### Records shown:
--- START ---
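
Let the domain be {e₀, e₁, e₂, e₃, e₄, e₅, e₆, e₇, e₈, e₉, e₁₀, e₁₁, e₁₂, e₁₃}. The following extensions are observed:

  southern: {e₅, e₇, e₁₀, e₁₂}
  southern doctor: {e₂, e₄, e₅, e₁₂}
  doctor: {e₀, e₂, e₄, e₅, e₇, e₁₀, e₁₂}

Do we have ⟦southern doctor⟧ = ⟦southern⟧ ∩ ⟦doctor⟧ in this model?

no

⟦southern⟧ ∩ ⟦doctor⟧ = {e₅, e₇, e₁₀, e₁₂} ∩ {e₀, e₂, e₄, e₅, e₇, e₁₀, e₁₂} = {e₅, e₇, e₁₀, e₁₂}
Observed ⟦southern doctor⟧ = {e₂, e₄, e₅, e₁₂}.
These differ, so the modifier is not intersective in this model.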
--- END ---
### Your goal:
What you copy out must be exactly the lines from the line containing "Do we have ⟦southern" through the end of the records.

### Task response:
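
Do we have ⟦southern doctor⟧ = ⟦southern⟧ ∩ ⟦doctor⟧ in this model?

no

⟦southern⟧ ∩ ⟦doctor⟧ = {e₅, e₇, e₁₀, e₁₂} ∩ {e₀, e₂, e₄, e₅, e₇, e₁₀, e₁₂} = {e₅, e₇, e₁₀, e₁₂}
Observed ⟦southern doctor⟧ = {e₂, e₄, e₅, e₁₂}.
These differ, so the modifier is not intersective in this model.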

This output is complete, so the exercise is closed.